◆ **Work to be completed**
Return the data below in full, matching every line exactly.

Dataset entries:
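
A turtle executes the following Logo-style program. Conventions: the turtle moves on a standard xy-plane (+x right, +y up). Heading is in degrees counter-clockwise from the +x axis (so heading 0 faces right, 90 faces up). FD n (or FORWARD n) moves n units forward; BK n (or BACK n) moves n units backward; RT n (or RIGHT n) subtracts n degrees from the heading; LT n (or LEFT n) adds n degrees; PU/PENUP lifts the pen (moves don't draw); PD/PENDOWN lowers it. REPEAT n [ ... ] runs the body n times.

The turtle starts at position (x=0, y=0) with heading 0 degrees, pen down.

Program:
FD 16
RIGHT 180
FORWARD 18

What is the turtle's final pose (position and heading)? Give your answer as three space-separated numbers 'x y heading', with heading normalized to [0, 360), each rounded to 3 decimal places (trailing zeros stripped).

Executing turtle program step by step:
Start: pos=(0,0), heading=0, pen down
FD 16: (0,0) -> (16,0) [heading=0, draw]
RT 180: heading 0 -> 180
FD 18: (16,0) -> (-2,0) [heading=180, draw]
Final: pos=(-2,0), heading=180, 2 segment(s) drawn

Answer: -2 0 180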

◆ **Written response**
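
A turtle executes the following Logo-style program. Conventions: the turtle moves on a standard xy-plane (+x right, +y up). Heading is in degrees counter-clockwise from the +x axis (so heading 0 faces right, 90 faces up). FD n (or FORWARD n) moves n units forward; BK n (or BACK n) moves n units backward; RT n (or RIGHT n) subtracts n degrees from the heading; LT n (or LEFT n) adds n degrees; PU/PENUP lifts the pen (moves don't draw); PD/PENDOWN lowers it. REPEAT n [ ... ] runs the body n times.

The turtle starts at position (x=0, y=0) with heading 0 degrees, pen down.

Program:
FD 16
RIGHT 180
FORWARD 18

What is the turtle's final pose (position and heading)? Give your answer as three space-separated numbers 'x y heading', with heading normalized to [0, 360), each rounded to 3 decimal places (trailing zeros stripped).

Executing turtle program step by step:
Start: pos=(0,0), heading=0, pen down
FD 16: (0,0) -> (16,0) [heading=0, draw]
RT 180: heading 0 -> 180
FD 18: (16,0) -> (-2,0) [heading=180, draw]
Final: pos=(-2,0), heading=180, 2 segment(s) drawn

Answer: -2 0 180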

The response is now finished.